* Data to examine *
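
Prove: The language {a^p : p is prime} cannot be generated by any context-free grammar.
Assume for contradiction that L is context-free, and let p ≥ 1 be the pumping length given by the pumping lemma for CFLs.
Choose a prime q with q ≥ p and let s = a^q. Then s ∈ L and |s| = q ≥ p.
By the CFL pumping lemma, s = uvxyz for some u, v, x, y, z with |vxy| ≤ p, |vy| ≥ 1, and uv^i xy^i z ∈ L for every i ≥ 0.
All symbols are a's, so only lengths matter: let k = |vy|, with 1 ≤ k ≤ p. Then |uv^i xy^i z| = q + (i − 1)k.

Take i = q + 1: the length is q + qk = q(k + 1).
Both factors satisfy q ≥ 2 and k + 1 ≥ 2, so q(k + 1) is composite and uv^(q+1) xy^(q+1) z ∉ L.

This contradicts the CFL pumping lemma, which requires uv^i xy^i z ∈ L for all i ≥ 0.
Hence L = {a^p : p is prime} is not context-free. ∎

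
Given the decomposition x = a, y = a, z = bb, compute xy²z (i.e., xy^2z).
aaabb

Given x = 'a', y = 'a', z = 'bb' and i = 2:

xy^2z = x + y·y·...·y (2 times) + z
       = 'a' + 'a'^2 + 'bb'
       = 'a' + 'aa' + 'bb'
       = 'aaabb'

The pumped string is 'aaabb' with length 5.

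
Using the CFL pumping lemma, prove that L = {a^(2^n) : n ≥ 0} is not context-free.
Assume for contradiction that L is context-free, and let p ≥ 1 be the pumping length given by the pumping lemma for CFLs.
Choose s = a^(2^p). Then s ∈ L and |s| = 2^p ≥ p.
By the CFL pumping lemma, s = uvxyz for some u, v, x, y, z with |vxy| ≤ p, |vy| ≥ 1, and uv^i xy^i z ∈ L for every i ≥ 0.
All symbols are a's, so only lengths matter: let k = |vy|, with 1 ≤ k ≤ |vxy| ≤ p < 2^p.

Take i = 2: |uv²xy²z| = 2^p + k, and 2^p < 2^p + k < 2^p + 2^p = 2^(p+1).
So the length lies strictly between consecutive powers of two and is not a power of 2; uv²xy²z ∉ L.

This contradicts the CFL pumping lemma, which requires uv^i xy^i z ∈ L for all i ≥ 0.
Hence L = {a^(2^n) : n ≥ 0} is not context-free. ∎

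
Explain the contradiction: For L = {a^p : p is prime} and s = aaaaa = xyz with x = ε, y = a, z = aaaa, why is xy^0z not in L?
xy⁰z = aaaa ∉ L

Pumping with i = 0 replaces y = a by y⁰ = ε:
- Original: s = xyz = aaaaa; aaaaa has length 5, which is prime, so it is in L
- Pumped: xy⁰z = ε · ε · aaaa = aaaa
- aaaa has length 4 = 2 × 2, which is not prime, so it is not in L

The pumping lemma would require xy⁰z ∈ L, so this decomposition yields a contradiction.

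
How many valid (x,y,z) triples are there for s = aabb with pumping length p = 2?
3

For s = 'aabb' with pumping length p = 2:

Constraints: |xy| ≤ 2, |y| > 0

Valid decompositions (|xy| ≤ p, |y| ≥ 1):
  • x='', y='a', z='abb'
  • x='a', y='a', z='bb'
  • x='', y='aa', z='bb'

Total count: 3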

* Work item *
Copy out the entries in full, exactly as they appear.

* Solution for this task *
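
Prove: The language {a^p : p is prime} cannot be generated by any context-free grammar.
Assume for contradiction that L is context-free, and let p ≥ 1 be the pumping length given by the pumping lemma for CFLs.
Choose a prime q with q ≥ p and let s = a^q. Then s ∈ L and |s| = q ≥ p.
By the CFL pumping lemma, s = uvxyz for some u, v, x, y, z with |vxy| ≤ p, |vy| ≥ 1, and uv^i xy^i z ∈ L for every i ≥ 0.
All symbols are a's, so only lengths matter: let k = |vy|, with 1 ≤ k ≤ p. Then |uv^i xy^i z| = q + (i − 1)k.

Take i = q + 1: the length is q + qk = q(k + 1).
Both factors satisfy q ≥ 2 and k + 1 ≥ 2, so q(k + 1) is composite and uv^(q+1) xy^(q+1) z ∉ L.

This contradicts the CFL pumping lemma, which requires uv^i xy^i z ∈ L for all i ≥ 0.
Hence L = {a^p : p is prime} is not context-free. ∎

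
Given the decomposition x = a, y = a, z = bb, compute xy²z (i.e., xy^2z).
aaabb

Given x = 'a', y = 'a', z = 'bb' and i = 2:

xy^2z = x + y·y·...·y (2 times) + z
       = 'a' + 'a'^2 + 'bb'
       = 'a' + 'aa' + 'bb'
       = 'aaabb'

The pumped string is 'aaabb' with length 5.

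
Using the CFL pumping lemma, prove that L = {a^(2^n) : n ≥ 0} is not context-free.
Assume for contradiction that L is context-free, and let p ≥ 1 be the pumping length given by the pumping lemma for CFLs.
Choose s = a^(2^p). Then s ∈ L and |s| = 2^p ≥ p.
By the CFL pumping lemma, s = uvxyz for some u, v, x, y, z with |vxy| ≤ p, |vy| ≥ 1, and uv^i xy^i z ∈ L for every i ≥ 0.
All symbols are a's, so only lengths matter: let k = |vy|, with 1 ≤ k ≤ |vxy| ≤ p < 2^p.

Take i = 2: |uv²xy²z| = 2^p + k, and 2^p < 2^p + k < 2^p + 2^p = 2^(p+1).
So the length lies strictly between consecutive powers of two and is not a power of 2; uv²xy²z ∉ L.

This contradicts the CFL pumping lemma, which requires uv^i xy^i z ∈ L for all i ≥ 0.
Hence L = {a^(2^n) : n ≥ 0} is not context-free. ∎

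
Explain the contradiction: For L = {a^p : p is prime} and s = aaaaa = xyz with x = ε, y = a, z = aaaa, why is xy^0z not in L?
xy⁰z = aaaa ∉ L

Pumping with i = 0 replaces y = a by y⁰ = ε:
- Original: s = xyz = aaaaa; aaaaa has length 5, which is prime, so it is in L
- Pumped: xy⁰z = ε · ε · aaaa = aaaa
- aaaa has length 4 = 2 × 2, which is not prime, so it is not in L

The pumping lemma would require xy⁰z ∈ L, so this decomposition yields a contradiction.

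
How many valid (x,y,z) triples are there for s = aabb with pumping length p = 2?
3

For s = 'aabb' with pumping length p = 2:

Constraints: |xy| ≤ 2, |y| > 0

Valid decompositions (|xy| ≤ p, |y| ≥ 1):
  • x='', y='a', z='abb'
  • x='a', y='a', z='bb'
  • x='', y='aa', z='bb'

Total count: 3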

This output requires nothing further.